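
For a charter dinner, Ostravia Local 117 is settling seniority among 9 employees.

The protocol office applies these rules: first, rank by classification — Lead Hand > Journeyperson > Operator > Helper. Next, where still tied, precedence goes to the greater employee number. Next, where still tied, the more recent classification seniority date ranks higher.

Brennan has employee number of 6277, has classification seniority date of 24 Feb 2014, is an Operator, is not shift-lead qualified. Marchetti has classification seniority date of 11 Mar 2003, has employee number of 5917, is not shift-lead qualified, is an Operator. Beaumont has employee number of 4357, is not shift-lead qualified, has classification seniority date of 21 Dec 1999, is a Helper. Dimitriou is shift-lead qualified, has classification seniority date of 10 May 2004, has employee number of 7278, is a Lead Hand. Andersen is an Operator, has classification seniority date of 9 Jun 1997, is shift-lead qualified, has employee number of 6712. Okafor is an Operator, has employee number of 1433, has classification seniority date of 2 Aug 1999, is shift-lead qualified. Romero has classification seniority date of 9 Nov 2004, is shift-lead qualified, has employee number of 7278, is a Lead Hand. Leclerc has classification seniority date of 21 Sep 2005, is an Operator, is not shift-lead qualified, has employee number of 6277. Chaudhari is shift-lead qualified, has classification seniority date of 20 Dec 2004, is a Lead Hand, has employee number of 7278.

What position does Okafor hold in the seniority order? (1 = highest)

8

By classification: Chaudhari, Romero and Dimitriou (Lead Hand); then Andersen, Brennan, Leclerc, Marchetti and Okafor (Operator); then Beaumont (Helper).
Chaudhari, Romero and Dimitriou all have employee number 7278, so the next rule applies.
Among Chaudhari, Romero and Dimitriou, by classification seniority date (later first): Chaudhari (20 Dec 2004) before Romero (9 Nov 2004) before Dimitriou (10 May 2004).
Among Andersen, Brennan, Leclerc, Marchetti and Okafor, by employee number (higher first): Andersen (6712) before Brennan and Leclerc (6277) before Marchetti (5917) before Okafor (1433).
Among Brennan and Leclerc, by classification seniority date (later first): Brennan (24 Feb 2014) before Leclerc (21 Sep 2005).
Order: Chaudhari, Romero, Dimitriou, Andersen, Brennan, Leclerc, Marchetti, Okafor, Beaumont. So position 8.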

──────────

● The task: Give again, exactly as written, every line from the first one above through the line that has "The protocol office" in it.

● Written solution:
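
For a charter dinner, Ostravia Local 117 is settling seniority among 9 employees.

The protocol office applies these rules: first, rank by classification — Lead Hand > Journeyperson > Operator > Helper. Next, where still tied, precedence goes to the greater employee number. Next, where still tied, the more recent classification seniority date ranks higher.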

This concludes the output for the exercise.